→ **EXERCISE BRIEF**:
Nothing may be added, dropped, or altered; restate the listing word for word.

/---

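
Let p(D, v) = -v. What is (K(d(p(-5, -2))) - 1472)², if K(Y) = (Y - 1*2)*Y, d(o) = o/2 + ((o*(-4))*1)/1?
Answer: 1985281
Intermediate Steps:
d(o) = -7*o/2 (d(o) = o*(½) + (-4*o*1)*1 = o/2 - 4*o*1 = o/2 - 4*o = -7*o/2)
K(Y) = Y*(-2 + Y) (K(Y) = (Y - 2)*Y = (-2 + Y)*Y = Y*(-2 + Y))
(K(d(p(-5, -2))) - 1472)² = ((-(-7)*(-2)/2)*(-2 - (-7)*(-2)/2) - 1472)² = ((-7/2*2)*(-2 - 7/2*2) - 1472)² = (-7*(-2 - 7) - 1472)² = (-7*(-9) - 1472)² = (63 - 1472)² = (-1409)² = 1985281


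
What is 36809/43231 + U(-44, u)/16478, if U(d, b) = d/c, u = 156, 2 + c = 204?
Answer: 2784520810/3270381919 ≈ 0.85144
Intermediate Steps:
c = 202 (c = -2 + 204 = 202)
U(d, b) = d/202
36809/43231 + U(-44, u)/16478 = 36809/43231 + ((1/202)*(-44))/16478 = 36809*(1/43231) - 22/101*1/16478 = 36809/43231 - 1/75649 = 2784520810/3270381919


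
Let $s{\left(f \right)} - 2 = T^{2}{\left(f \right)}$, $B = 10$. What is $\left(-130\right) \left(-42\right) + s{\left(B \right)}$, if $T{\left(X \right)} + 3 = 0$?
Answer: $5471$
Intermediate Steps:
$T{\left(X \right)} = -3$ ($T{\left(X \right)} = -3 + 0 = -3$)
$s{\left(f \right)} = 11$ ($s{\left(f \right)} = 2 + \left(-3\right)^{2} = 2 + 9 = 11$)
$\left(-130\right) \left(-42\right) + s{\left(B \right)} = \left(-130\right) \left(-42\right) + 11 = 5460 + 11 = 5471$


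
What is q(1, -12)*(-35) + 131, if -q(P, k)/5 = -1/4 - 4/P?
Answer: -2451/4 ≈ -612.75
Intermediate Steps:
q(P, k) = 5/4 + 20/P (q(P, k) = -5*(-1/4 - 4/P) = -5*(-1*¼ - 4/P) = -5*(-¼ - 4/P) = 5/4 + 20/P)
q(1, -12)*(-35) + 131 = (5/4 + 20/1)*(-35) + 131 = (5/4 + 20*1)*(-35) + 131 = (5/4 + 20)*(-35) + 131 = (85/4)*(-35) + 131 = -2975/4 + 131 = -2451/4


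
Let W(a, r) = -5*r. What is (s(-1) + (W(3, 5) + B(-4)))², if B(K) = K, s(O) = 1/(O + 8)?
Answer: 40804/49 ≈ 832.73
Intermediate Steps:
s(O) = 1/(8 + O)
(s(-1) + (W(3, 5) + B(-4)))² = (1/(8 - 1) + (-5*5 - 4))² = (1/7 + (-25 - 4))² = (⅐ - 29)² = (-202/7)² = 40804/49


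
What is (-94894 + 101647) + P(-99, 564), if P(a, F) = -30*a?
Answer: 9723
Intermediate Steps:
(-94894 + 101647) + P(-99, 564) = (-94894 + 101647) - 30*(-99) = 6753 + 2970 = 9723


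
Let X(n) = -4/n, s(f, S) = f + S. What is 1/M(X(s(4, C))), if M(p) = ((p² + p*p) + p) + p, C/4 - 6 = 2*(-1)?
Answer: -25/8 ≈ -3.1250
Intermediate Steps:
C = 16 (C = 24 + 4*(2*(-1)) = 24 + 4*(-2) = 24 - 8 = 16)
s(f, S) = S + f
M(p) = 2*p + 2*p² (M(p) = ((p² + p²) + p) + p = (2*p² + p) + p = (p + 2*p²) + p = 2*p + 2*p²)
1/M(X(s(4, C))) = 1/(2*(-4/(16 + 4))*(1 - 4/(16 + 4))) = 1/(2*(-4/20)*(1 - 4/20)) = 1/(2*(-4*1/20)*(1 - 4*1/20)) = 1/(2*(-⅕)*(1 - ⅕)) = 1/(2*(-⅕)*(⅘)) = 1/(-8/25) = -25/8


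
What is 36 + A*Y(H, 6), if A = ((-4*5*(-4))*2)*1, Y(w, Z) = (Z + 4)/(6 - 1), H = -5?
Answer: 356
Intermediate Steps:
Y(w, Z) = ⅘ + Z/5 (Y(w, Z) = (4 + Z)/5 = (4 + Z)*(⅕) = ⅘ + Z/5)
A = 160 (A = (-20*(-4)*2)*1 = (80*2)*1 = 160*1 = 160)
36 + A*Y(H, 6) = 36 + 160*(⅘ + (⅕)*6) = 36 + 160*(⅘ + 6/5) = 36 + 160*2 = 36 + 320 = 356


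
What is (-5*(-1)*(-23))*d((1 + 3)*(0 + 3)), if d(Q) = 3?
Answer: -345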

\---

→ **ANSWER BOX**:
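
Let p(D, v) = -v. What is (K(d(p(-5, -2))) - 1472)², if K(Y) = (Y - 1*2)*Y, d(o) = o/2 + ((o*(-4))*1)/1?
Answer: 1985281
Intermediate Steps:
d(o) = -7*o/2 (d(o) = o*(½) + (-4*o*1)*1 = o/2 - 4*o*1 = o/2 - 4*o = -7*o/2)
K(Y) = Y*(-2 + Y) (K(Y) = (Y - 2)*Y = (-2 + Y)*Y = Y*(-2 + Y))
(K(d(p(-5, -2))) - 1472)² = ((-(-7)*(-2)/2)*(-2 - (-7)*(-2)/2) - 1472)² = ((-7/2*2)*(-2 - 7/2*2) - 1472)² = (-7*(-2 - 7) - 1472)² = (-7*(-9) - 1472)² = (63 - 1472)² = (-1409)² = 1985281


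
What is 36809/43231 + U(-44, u)/16478, if U(d, b) = d/c, u = 156, 2 + c = 204?
Answer: 2784520810/3270381919 ≈ 0.85144
Intermediate Steps:
c = 202 (c = -2 + 204 = 202)
U(d, b) = d/202
36809/43231 + U(-44, u)/16478 = 36809/43231 + ((1/202)*(-44))/16478 = 36809*(1/43231) - 22/101*1/16478 = 36809/43231 - 1/75649 = 2784520810/3270381919


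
Let $s{\left(f \right)} - 2 = T^{2}{\left(f \right)}$, $B = 10$. What is $\left(-130\right) \left(-42\right) + s{\left(B \right)}$, if $T{\left(X \right)} + 3 = 0$?
Answer: $5471$
Intermediate Steps:
$T{\left(X \right)} = -3$ ($T{\left(X \right)} = -3 + 0 = -3$)
$s{\left(f \right)} = 11$ ($s{\left(f \right)} = 2 + \left(-3\right)^{2} = 2 + 9 = 11$)
$\left(-130\right) \left(-42\right) + s{\left(B \right)} = \left(-130\right) \left(-42\right) + 11 = 5460 + 11 = 5471$


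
What is q(1, -12)*(-35) + 131, if -q(P, k)/5 = -1/4 - 4/P?
Answer: -2451/4 ≈ -612.75
Intermediate Steps:
q(P, k) = 5/4 + 20/P (q(P, k) = -5*(-1/4 - 4/P) = -5*(-1*¼ - 4/P) = -5*(-¼ - 4/P) = 5/4 + 20/P)
q(1, -12)*(-35) + 131 = (5/4 + 20/1)*(-35) + 131 = (5/4 + 20*1)*(-35) + 131 = (5/4 + 20)*(-35) + 131 = (85/4)*(-35) + 131 = -2975/4 + 131 = -2451/4


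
Let W(a, r) = -5*r. What is (s(-1) + (W(3, 5) + B(-4)))², if B(K) = K, s(O) = 1/(O + 8)?
Answer: 40804/49 ≈ 832.73
Intermediate Steps:
s(O) = 1/(8 + O)
(s(-1) + (W(3, 5) + B(-4)))² = (1/(8 - 1) + (-5*5 - 4))² = (1/7 + (-25 - 4))² = (⅐ - 29)² = (-202/7)² = 40804/49


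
What is (-94894 + 101647) + P(-99, 564), if P(a, F) = -30*a?
Answer: 9723
Intermediate Steps:
(-94894 + 101647) + P(-99, 564) = (-94894 + 101647) - 30*(-99) = 6753 + 2970 = 9723


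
Let X(n) = -4/n, s(f, S) = f + S. What is 1/M(X(s(4, C))), if M(p) = ((p² + p*p) + p) + p, C/4 - 6 = 2*(-1)?
Answer: -25/8 ≈ -3.1250
Intermediate Steps:
C = 16 (C = 24 + 4*(2*(-1)) = 24 + 4*(-2) = 24 - 8 = 16)
s(f, S) = S + f
M(p) = 2*p + 2*p² (M(p) = ((p² + p²) + p) + p = (2*p² + p) + p = (p + 2*p²) + p = 2*p + 2*p²)
1/M(X(s(4, C))) = 1/(2*(-4/(16 + 4))*(1 - 4/(16 + 4))) = 1/(2*(-4/20)*(1 - 4/20)) = 1/(2*(-4*1/20)*(1 - 4*1/20)) = 1/(2*(-⅕)*(1 - ⅕)) = 1/(2*(-⅕)*(⅘)) = 1/(-8/25) = -25/8


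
What is 36 + A*Y(H, 6), if A = ((-4*5*(-4))*2)*1, Y(w, Z) = (Z + 4)/(6 - 1), H = -5?
Answer: 356
Intermediate Steps:
Y(w, Z) = ⅘ + Z/5 (Y(w, Z) = (4 + Z)/5 = (4 + Z)*(⅕) = ⅘ + Z/5)
A = 160 (A = (-20*(-4)*2)*1 = (80*2)*1 = 160*1 = 160)
36 + A*Y(H, 6) = 36 + 160*(⅘ + (⅕)*6) = 36 + 160*(⅘ + 6/5) = 36 + 160*2 = 36 + 320 = 356


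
What is (-5*(-1)*(-23))*d((1 + 3)*(0 + 3)), if d(Q) = 3?
Answer: -345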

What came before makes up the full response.